Task details.
Please copy every line with the string "Given" from the entries below.

Records to use.
· · ·

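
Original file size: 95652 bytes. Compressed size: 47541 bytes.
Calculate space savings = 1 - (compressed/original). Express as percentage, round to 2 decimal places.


ratio = compressed/original = 47541/95652 = 0.49702
savings = 1 - ratio = 1 - 0.49702 = 0.50298
as a percentage: 0.50298 * 100 = 50.3%

Space savings = 1 - 47541/95652 = 50.3%


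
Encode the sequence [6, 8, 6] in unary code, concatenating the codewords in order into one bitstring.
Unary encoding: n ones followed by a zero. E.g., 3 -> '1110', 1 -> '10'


Encode each number as n ones followed by a terminating 0:
  6 -> 1111110 (7 bits)
  8 -> 111111110 (9 bits)
  6 -> 1111110 (7 bits)
Total length = 7 + 9 + 7 = 23 bits.

Unary([6, 8, 6]) = 11111101111111101111110 (23 bits)


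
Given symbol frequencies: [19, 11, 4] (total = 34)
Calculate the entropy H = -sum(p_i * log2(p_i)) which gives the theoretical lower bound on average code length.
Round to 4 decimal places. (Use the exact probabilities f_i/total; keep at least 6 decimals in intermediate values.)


Per-symbol terms -p_i * log2(p_i) with p_i = f_i/34:
  p = 19/34 = 0.558824: log2(p) = -0.839535, -p*log2(p) = 0.469152
  p = 11/34 = 0.323529: log2(p) = -1.628031, -p*log2(p) = 0.526716
  p = 4/34 = 0.117647: log2(p) = -3.087463, -p*log2(p) = 0.363231
H = 0.469152 + 0.526716 + 0.363231 = 1.359099

H = 1.3591 bits/symbol


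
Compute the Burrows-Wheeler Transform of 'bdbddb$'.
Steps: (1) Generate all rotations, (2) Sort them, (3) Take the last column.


Rotations (sorted):
  0: $bdbddb -> last char: b
  1: b$bdbdd -> last char: d
  2: bdbddb$ -> last char: $
  3: bddb$bd -> last char: d
  4: db$bdbd -> last char: d
  5: dbddb$b -> last char: b
  6: ddb$bdb -> last char: b


BWT = bd$ddbb


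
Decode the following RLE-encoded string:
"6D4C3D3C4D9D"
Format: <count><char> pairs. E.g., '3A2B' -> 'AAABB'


Expanding each <count><char> pair:
  6D -> 'DDDDDD'
  4C -> 'CCCC'
  3D -> 'DDD'
  3C -> 'CCC'
  4D -> 'DDDD'
  9D -> 'DDDDDDDDD'

Decoded = DDDDDDCCCCDDDCCCDDDDDDDDDDDDD


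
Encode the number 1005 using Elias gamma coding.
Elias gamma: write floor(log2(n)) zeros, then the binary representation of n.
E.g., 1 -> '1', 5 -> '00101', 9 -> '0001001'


num_bits = floor(log2(1005)) + 1 = 10
leading_zeros = num_bits - 1 = 9
binary(1005) = 1111101101

Elias gamma(1005) = '000000000' + '1111101101' = 0000000001111101101 (19 bits)


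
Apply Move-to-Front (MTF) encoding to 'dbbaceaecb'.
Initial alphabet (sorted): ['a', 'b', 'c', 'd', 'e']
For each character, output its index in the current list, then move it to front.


MTF encoding:
'd': index 3 in ['a', 'b', 'c', 'd', 'e'] -> ['d', 'a', 'b', 'c', 'e']
'b': index 2 in ['d', 'a', 'b', 'c', 'e'] -> ['b', 'd', 'a', 'c', 'e']
'b': index 0 in ['b', 'd', 'a', 'c', 'e'] -> ['b', 'd', 'a', 'c', 'e']
'a': index 2 in ['b', 'd', 'a', 'c', 'e'] -> ['a', 'b', 'd', 'c', 'e']
'c': index 3 in ['a', 'b', 'd', 'c', 'e'] -> ['c', 'a', 'b', 'd', 'e']
'e': index 4 in ['c', 'a', 'b', 'd', 'e'] -> ['e', 'c', 'a', 'b', 'd']
'a': index 2 in ['e', 'c', 'a', 'b', 'd'] -> ['a', 'e', 'c', 'b', 'd']
'e': index 1 in ['a', 'e', 'c', 'b', 'd'] -> ['e', 'a', 'c', 'b', 'd']
'c': index 2 in ['e', 'a', 'c', 'b', 'd'] -> ['c', 'e', 'a', 'b', 'd']
'b': index 3 in ['c', 'e', 'a', 'b', 'd'] -> ['b', 'c', 'e', 'a', 'd']


Output: [3, 2, 0, 2, 3, 4, 2, 1, 2, 3]


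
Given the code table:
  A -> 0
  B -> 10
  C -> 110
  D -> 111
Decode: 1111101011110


Decoding:
111 -> D
110 -> C
10 -> B
111 -> D
10 -> B


Result: DCBDB


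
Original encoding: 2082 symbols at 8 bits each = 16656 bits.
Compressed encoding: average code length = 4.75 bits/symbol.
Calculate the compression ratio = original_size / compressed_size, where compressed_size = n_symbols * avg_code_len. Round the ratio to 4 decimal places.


original_size = n_symbols * orig_bits = 2082 * 8 = 16656 bits
compressed_size = n_symbols * avg_code_len = 2082 * 4.75 = 9889.5 bits
ratio = original_size / compressed_size = 16656 / 9889.5 = 1.6842

Compression ratio = 1.6842


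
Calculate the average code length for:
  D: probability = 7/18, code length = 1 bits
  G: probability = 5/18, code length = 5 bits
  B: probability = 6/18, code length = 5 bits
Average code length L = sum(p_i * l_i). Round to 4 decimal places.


Weighted contributions p_i * l_i:
  D: (7/18) * 1 = 7/18
  G: (5/18) * 5 = 25/18
  B: (6/18) * 5 = 30/18
Sum = (7 + 25 + 30)/18 = 62/18

L = 62/18 = 3.4444 bits/symbol


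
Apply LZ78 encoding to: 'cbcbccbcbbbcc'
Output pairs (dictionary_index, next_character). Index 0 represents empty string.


LZ78 encoding steps:
Dictionary: {0: ''}
Step 1: w='' (idx 0), next='c' -> output (0, 'c'), add 'c' as idx 1
Step 2: w='' (idx 0), next='b' -> output (0, 'b'), add 'b' as idx 2
Step 3: w='c' (idx 1), next='b' -> output (1, 'b'), add 'cb' as idx 3
Step 4: w='c' (idx 1), next='c' -> output (1, 'c'), add 'cc' as idx 4
Step 5: w='b' (idx 2), next='c' -> output (2, 'c'), add 'bc' as idx 5
Step 6: w='b' (idx 2), next='b' -> output (2, 'b'), add 'bb' as idx 6
Step 7: w='bc' (idx 5), next='c' -> output (5, 'c'), add 'bcc' as idx 7


Encoded: [(0, 'c'), (0, 'b'), (1, 'b'), (1, 'c'), (2, 'c'), (2, 'b'), (5, 'c')]


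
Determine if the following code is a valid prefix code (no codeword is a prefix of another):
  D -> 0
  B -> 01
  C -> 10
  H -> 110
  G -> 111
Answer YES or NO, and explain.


Checking each pair (does one codeword prefix another?):
  D='0' vs B='01': prefix -- VIOLATION

NO -- this is NOT a valid prefix code. D (0) is a prefix of B (01).


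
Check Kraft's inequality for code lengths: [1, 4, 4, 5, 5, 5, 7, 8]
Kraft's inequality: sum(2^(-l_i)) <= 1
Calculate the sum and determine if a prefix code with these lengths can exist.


Sum = 2^(-1) + 2^(-4) + 2^(-4) + 2^(-5) + 2^(-5) + 2^(-5) + 2^(-7) + 2^(-8)
    = 0.5 + 0.0625 + 0.0625 + 0.03125 + 0.03125 + 0.03125 + 0.0078125 + 0.00390625
    = 187/256 = 0.73046875
Since 0.73046875 <= 1, Kraft's inequality IS satisfied.
A prefix code with these lengths CAN exist.

Kraft sum = 0.73046875. Satisfied.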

· · ·

Answer to this problem.
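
Given symbol frequencies: [19, 11, 4] (total = 34)
Given the code table: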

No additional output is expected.